* YOUR ASSIGNMENT: Nothing but the line holding "Which has lower (more negative) energy: He⁺" and the lines after it, through the end of the records, should be set down, each exactly as it is.

* SOURCE DATA:

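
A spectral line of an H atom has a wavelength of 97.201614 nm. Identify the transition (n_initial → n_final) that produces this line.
n = 4 → n = 1

First, find the photon energy from the wavelength (hc = 1239.84 eV·nm):
E = hc/λ = 1239.84 eV·nm / 97.201614 nm = 12.755344 eV

The energy levels of hydrogen satisfy E_n = -13.6057 / n² eV, so an emission n_i → n_f releases
ΔE = 13.6057 × (1/n_f² − 1/n_i²) eV.

Setting ΔE equal to the photon energy:
1/n_f² − 1/n_i² = 12.755344 / 13.6057 = 0.93750002

Since 1/n_i² must be positive, we need 1/n_f² > 0.93750002, i.e. n_f ≤ 1. For each allowed n_f, solve n_i = (1/n_f² − 0.93750002)^(−1/2) and check whether it is a whole number:
  n_f = 1: 1/n_i² = 1.00000000 − 0.93750002 = 0.06249998 → n_i = 4.000  → integer, n_i = 4 ✓

Only n_f = 1 gives an integer upper level, n_i = 4.

The transition is from n = 4 to n = 1 (emission).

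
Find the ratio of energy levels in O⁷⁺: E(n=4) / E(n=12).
9.000

Using E_n = -13.6057 Z² / n² eV with Z = 8:

E_4 = -13.6057 × 8² / 4² = -870.7648 / 16 = -54.422800000 eV
E_12 = -13.6057 × 8² / 12² = -870.7648 / 144 = -6.046977778 eV

The ratio is:
E_4/E_12 = (-54.422800000) / (-6.046977778)
E_4/E_12 = (-870.7648/16) / (-870.7648/144)
E_4/E_12 = 144/16
E_4/E_12 = 9.000
(Note: the Z² factors cancel in the ratio.)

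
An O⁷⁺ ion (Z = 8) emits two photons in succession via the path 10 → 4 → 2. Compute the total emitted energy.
208.984 eV

The energy levels of O⁷⁺ are E_n = -13.6057 × 8² / n² eV.

First transition (10 → 4):
ΔE₁ = |E_4 - E_10|
ΔE₁ = |-54.422800000 - (-8.707648000)| = 45.715152 eV

Second transition (4 → 2):
ΔE₂ = |E_2 - E_4|
ΔE₂ = |-217.691200000 - (-54.422800000)| = 163.268400 eV

Total energy released:
E_total = ΔE₁ + ΔE₂ = 45.715152 + 163.268400 = 208.984 eV

Note: This equals the direct transition 10 → 2: 208.984 eV ✓
Energy is conserved regardless of the path taken.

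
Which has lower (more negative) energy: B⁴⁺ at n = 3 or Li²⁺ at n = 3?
B⁴⁺ at n = 3 (E = -37.79 eV)

Using E_n = -13.6057 Z² / n² eV:

B⁴⁺ (Z = 5) at n = 3:
E = -13.6057 × 5² / 3² = -13.6057 × 25 / 9 = -37.79361 eV

Li²⁺ (Z = 3) at n = 3:
E = -13.6057 × 3² / 3² = -13.6057 × 9 / 9 = -13.60570 eV

Since -37.79361 eV < -13.60570 eV,
B⁴⁺ at n = 3 is more tightly bound (requires more energy to ionize).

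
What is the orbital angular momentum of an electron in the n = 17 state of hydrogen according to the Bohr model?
1.79277e-33 J·s (or 17ℏ)

In the Bohr model, angular momentum is quantized:
L = nℏ

where ℏ = h/(2π) = 1.0545718e-34 J·s

For n = 17:
L = 17 × 1.0545718e-34 J·s
L = 1.79277e-33 J·s

This can also be written as L = 17ℏ.
The angular momentum is an integer multiple of the reduced Planck constant.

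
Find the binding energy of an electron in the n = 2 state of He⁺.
13.60570 eV

The ionization energy is the energy needed to remove the electron completely (n → ∞).

For a hydrogen-like ion with Z = 2, E_n = -13.6057 Z² / n² eV.

At n = 2: E_2 = -13.6057 × 2² / 2² = -13.60570000 eV
At n = ∞: E_∞ = 0 eV

Ionization energy = E_∞ - E_2 = 0 - (-13.60570000) = 13.60570000 eV
Ionization energy ≈ 13.60570 eV

This is also called the binding energy of the electron in state n = 2.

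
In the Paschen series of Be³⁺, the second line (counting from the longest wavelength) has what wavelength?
80.0917 nm

The lines of a series are numbered from the longest wavelength (smallest ΔE) outward; the second line is the transition from n = n_f + 2 to n_f.
The Paschen series has all transitions ending at n_f = 3.

For Be³⁺ (Z = 4), the second line (β-line) is the jump from n = 5 to n = 3:
E_5 = -13.6057 × 4² / 5² = -8.707648 eV
E_3 = -13.6057 × 4² / 3² = -24.187911 eV
ΔE = E_5 - E_3 = 15.480263 eV

λ = hc/E = 1239.84 eV·nm / 15.480263 eV
λ = 80.0917 nm

This is the β-line of the Paschen series in Be³⁺.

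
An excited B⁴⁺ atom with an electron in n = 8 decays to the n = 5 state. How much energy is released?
8.291 eV

The energy levels are E_n = -13.6057 Z² eV / n².

Energy at n = 8: E_8 = -13.6057 × 5² / 8² = -5.314727 eV
Energy at n = 5: E_5 = -13.6057 × 5² / 5² = -13.605700 eV

For emission (electron falling to lower state), the photon energy is:
E_photon = E_8 - E_5 = |-5.314727 - (-13.605700)|
E_photon = 8.291 eV

This energy is carried away by the emitted photon.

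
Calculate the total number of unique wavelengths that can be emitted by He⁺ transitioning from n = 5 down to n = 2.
6

The electron can occupy levels n = 2, 3, ..., 5 during de-excitation — that is m = 5 - 2 + 1 = 4 distinct levels.

The number of distinct spectral lines equals the number of ways to choose 2 of these m levels (each pair gives one possible emission transition):

Number of lines = m(m-1)/2 = 4×3/2 = 6

These correspond to all possible transitions between the 4 levels:
5 → 4, 5 → 3, 5 → 2, 4 → 3, 4 → 2, 3 → 2

Each transition produces a photon with a unique energy (and thus wavelength). This count does not depend on Z.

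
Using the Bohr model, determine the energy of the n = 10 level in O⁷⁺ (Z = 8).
-8.708 eV

For hydrogen-like ions, the energy levels scale with Z²:
E_n = -13.6057 Z² / n² eV

For O⁷⁺ (Z = 8) at n = 10:
E_10 = -13.6057 × 8² / 10²
E_10 = -13.6057 × 64 / 100
E_10 = -870.7648 / 100
E_10 = -8.708 eV

The energy is 64 times more negative than hydrogen at the same n due to the stronger nuclear charge.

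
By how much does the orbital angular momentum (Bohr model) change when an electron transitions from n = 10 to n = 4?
6.32743e-34 J·s (or 6ℏ)

In the Bohr model, L_n = nℏ where ℏ = 1.0545718e-34 J·s.

L_10 = 10ℏ = 1.0545718e-33 J·s
L_4 = 4ℏ = 4.2182872e-34 J·s

ΔL = L_10 - L_4 = (10 - 4)ℏ = 6ℏ
ΔL = 6 × 1.0545718e-34 J·s = 6.32743e-34 J·s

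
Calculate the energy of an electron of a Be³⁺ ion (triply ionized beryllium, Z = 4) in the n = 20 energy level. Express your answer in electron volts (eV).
-0.544 eV

The energy levels of a hydrogen-like atom are given by:
E_n = -13.6057 Z² / n² eV  (with Z = 4 for Be³⁺)

For n = 20:
E_20 = -13.6057 × 4² / 20²
E_20 = -13.6057 × 16 / 400
E_20 = -0.544 eV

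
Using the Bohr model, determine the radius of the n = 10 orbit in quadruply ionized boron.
1.058354 nm (or 10.583544 Å)

The Bohr radius formula is:
r_n = n² a₀ / Z

where a₀ = 0.052917721 nm is the Bohr radius.

For B⁴⁺ (Z = 5) at n = 10:
r_10 = 10² × 0.052917721 nm / 5
r_10 = 100 × 0.052917721 nm / 5
r_10 = 5.2917721 nm / 5
r_10 = 1.058354 nm

The electron orbits at approximately 1.058354 nm from the nucleus.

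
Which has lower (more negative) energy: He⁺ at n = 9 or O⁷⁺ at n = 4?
O⁷⁺ at n = 4 (E = -54.4228 eV)

Using E_n = -13.6057 Z² / n² eV:

He⁺ (Z = 2) at n = 9:
E = -13.6057 × 2² / 9² = -13.6057 × 4 / 81 = -0.6718864 eV

O⁷⁺ (Z = 8) at n = 4:
E = -13.6057 × 8² / 4² = -13.6057 × 64 / 16 = -54.4228000 eV

Since -54.4228000 eV < -0.6718864 eV,
O⁷⁺ at n = 4 is more tightly bound (requires more energy to ionize).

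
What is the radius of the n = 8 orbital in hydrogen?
3.386734 nm (or 33.867341 Å)

The Bohr radius formula is:
r_n = n² a₀ / Z

where a₀ = 0.052917721 nm is the Bohr radius.

For H (Z = 1) at n = 8:
r_8 = 8² × 0.052917721 nm / 1
r_8 = 64 × 0.052917721 nm / 1
r_8 = 3.3867341 nm / 1
r_8 = 3.386734 nm

The electron orbits at approximately 3.386734 nm from the nucleus.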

* RESULT OF THE EXERCISE:
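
Which has lower (more negative) energy: He⁺ at n = 9 or O⁷⁺ at n = 4?
O⁷⁺ at n = 4 (E = -54.4228 eV)

Using E_n = -13.6057 Z² / n² eV:

He⁺ (Z = 2) at n = 9:
E = -13.6057 × 2² / 9² = -13.6057 × 4 / 81 = -0.6718864 eV

O⁷⁺ (Z = 8) at n = 4:
E = -13.6057 × 8² / 4² = -13.6057 × 64 / 16 = -54.4228000 eV

Since -54.4228000 eV < -0.6718864 eV,
O⁷⁺ at n = 4 is more tightly bound (requires more energy to ionize).

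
What is the radius of the n = 8 orbital in hydrogen?
3.386734 nm (or 33.867341 Å)

The Bohr radius formula is:
r_n = n² a₀ / Z

where a₀ = 0.052917721 nm is the Bohr radius.

For H (Z = 1) at n = 8:
r_8 = 8² × 0.052917721 nm / 1
r_8 = 64 × 0.052917721 nm / 1
r_8 = 3.3867341 nm / 1
r_8 = 3.386734 nm

The electron orbits at approximately 3.386734 nm from the nucleus.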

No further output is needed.